"""

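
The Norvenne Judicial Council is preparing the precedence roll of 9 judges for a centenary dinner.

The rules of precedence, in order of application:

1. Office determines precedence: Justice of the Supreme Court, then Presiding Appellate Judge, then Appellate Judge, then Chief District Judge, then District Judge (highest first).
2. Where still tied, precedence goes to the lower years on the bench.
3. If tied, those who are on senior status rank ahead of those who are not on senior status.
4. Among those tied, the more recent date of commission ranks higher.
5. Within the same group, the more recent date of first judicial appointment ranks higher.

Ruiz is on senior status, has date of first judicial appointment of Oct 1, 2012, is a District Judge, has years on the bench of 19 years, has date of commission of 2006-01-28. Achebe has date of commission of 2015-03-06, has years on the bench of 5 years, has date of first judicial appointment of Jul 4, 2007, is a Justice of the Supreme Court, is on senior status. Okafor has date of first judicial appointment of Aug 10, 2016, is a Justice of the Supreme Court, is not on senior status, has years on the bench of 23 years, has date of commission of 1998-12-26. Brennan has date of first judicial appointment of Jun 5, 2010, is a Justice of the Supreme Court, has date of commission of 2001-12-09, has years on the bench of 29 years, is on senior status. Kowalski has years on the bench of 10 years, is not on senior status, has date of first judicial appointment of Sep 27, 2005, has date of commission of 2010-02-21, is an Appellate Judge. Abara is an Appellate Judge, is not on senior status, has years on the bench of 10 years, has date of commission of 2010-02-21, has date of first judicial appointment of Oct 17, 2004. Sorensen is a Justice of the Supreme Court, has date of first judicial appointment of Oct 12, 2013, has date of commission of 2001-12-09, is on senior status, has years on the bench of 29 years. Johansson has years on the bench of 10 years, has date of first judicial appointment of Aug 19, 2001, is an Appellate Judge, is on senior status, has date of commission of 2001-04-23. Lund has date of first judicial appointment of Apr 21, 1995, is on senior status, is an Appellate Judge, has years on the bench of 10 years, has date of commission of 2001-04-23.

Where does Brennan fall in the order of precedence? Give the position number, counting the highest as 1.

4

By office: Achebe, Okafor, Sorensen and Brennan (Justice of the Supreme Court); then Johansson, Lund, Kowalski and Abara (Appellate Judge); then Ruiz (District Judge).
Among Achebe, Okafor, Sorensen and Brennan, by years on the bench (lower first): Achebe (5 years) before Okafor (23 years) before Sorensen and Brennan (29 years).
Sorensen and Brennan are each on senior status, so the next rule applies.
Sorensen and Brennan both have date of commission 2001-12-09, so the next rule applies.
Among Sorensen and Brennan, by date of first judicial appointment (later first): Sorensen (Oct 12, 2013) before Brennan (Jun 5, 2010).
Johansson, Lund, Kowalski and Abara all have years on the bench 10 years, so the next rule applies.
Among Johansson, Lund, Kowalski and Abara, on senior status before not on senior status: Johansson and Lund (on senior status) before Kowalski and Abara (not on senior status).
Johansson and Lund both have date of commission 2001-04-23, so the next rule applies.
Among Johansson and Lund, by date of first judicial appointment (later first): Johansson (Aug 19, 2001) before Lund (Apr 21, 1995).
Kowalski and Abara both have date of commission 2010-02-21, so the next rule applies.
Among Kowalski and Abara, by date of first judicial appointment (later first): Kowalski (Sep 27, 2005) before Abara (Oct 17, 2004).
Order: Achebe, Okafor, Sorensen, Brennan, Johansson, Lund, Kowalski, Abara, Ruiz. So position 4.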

"""

**YOUR TASK**.
Having read the entries, output all of them verbatim.

**EXERCISE RESPONSE**.
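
The Norvenne Judicial Council is preparing the precedence roll of 9 judges for a centenary dinner.

The rules of precedence, in order of application:

1. Office determines precedence: Justice of the Supreme Court, then Presiding Appellate Judge, then Appellate Judge, then Chief District Judge, then District Judge (highest first).
2. Where still tied, precedence goes to the lower years on the bench.
3. If tied, those who are on senior status rank ahead of those who are not on senior status.
4. Among those tied, the more recent date of commission ranks higher.
5. Within the same group, the more recent date of first judicial appointment ranks higher.

Ruiz is on senior status, has date of first judicial appointment of Oct 1, 2012, is a District Judge, has years on the bench of 19 years, has date of commission of 2006-01-28. Achebe has date of commission of 2015-03-06, has years on the bench of 5 years, has date of first judicial appointment of Jul 4, 2007, is a Justice of the Supreme Court, is on senior status. Okafor has date of first judicial appointment of Aug 10, 2016, is a Justice of the Supreme Court, is not on senior status, has years on the bench of 23 years, has date of commission of 1998-12-26. Brennan has date of first judicial appointment of Jun 5, 2010, is a Justice of the Supreme Court, has date of commission of 2001-12-09, has years on the bench of 29 years, is on senior status. Kowalski has years on the bench of 10 years, is not on senior status, has date of first judicial appointment of Sep 27, 2005, has date of commission of 2010-02-21, is an Appellate Judge. Abara is an Appellate Judge, is not on senior status, has years on the bench of 10 years, has date of commission of 2010-02-21, has date of first judicial appointment of Oct 17, 2004. Sorensen is a Justice of the Supreme Court, has date of first judicial appointment of Oct 12, 2013, has date of commission of 2001-12-09, is on senior status, has years on the bench of 29 years. Johansson has years on the bench of 10 years, has date of first judicial appointment of Aug 19, 2001, is an Appellate Judge, is on senior status, has date of commission of 2001-04-23. Lund has date of first judicial appointment of Apr 21, 1995, is on senior status, is an Appellate Judge, has years on the bench of 10 years, has date of commission of 2001-04-23.

Where does Brennan fall in the order of precedence? Give the position number, counting the highest as 1.

4

By office: Achebe, Okafor, Sorensen and Brennan (Justice of the Supreme Court); then Johansson, Lund, Kowalski and Abara (Appellate Judge); then Ruiz (District Judge).
Among Achebe, Okafor, Sorensen and Brennan, by years on the bench (lower first): Achebe (5 years) before Okafor (23 years) before Sorensen and Brennan (29 years).
Sorensen and Brennan are each on senior status, so the next rule applies.
Sorensen and Brennan both have date of commission 2001-12-09, so the next rule applies.
Among Sorensen and Brennan, by date of first judicial appointment (later first): Sorensen (Oct 12, 2013) before Brennan (Jun 5, 2010).
Johansson, Lund, Kowalski and Abara all have years on the bench 10 years, so the next rule applies.
Among Johansson, Lund, Kowalski and Abara, on senior status before not on senior status: Johansson and Lund (on senior status) before Kowalski and Abara (not on senior status).
Johansson and Lund both have date of commission 2001-04-23, so the next rule applies.
Among Johansson and Lund, by date of first judicial appointment (later first): Johansson (Aug 19, 2001) before Lund (Apr 21, 1995).
Kowalski and Abara both have date of commission 2010-02-21, so the next rule applies.
Among Kowalski and Abara, by date of first judicial appointment (later first): Kowalski (Sep 27, 2005) before Abara (Oct 17, 2004).
Order: Achebe, Okafor, Sorensen, Brennan, Johansson, Lund, Kowalski, Abara, Ruiz. So position 4.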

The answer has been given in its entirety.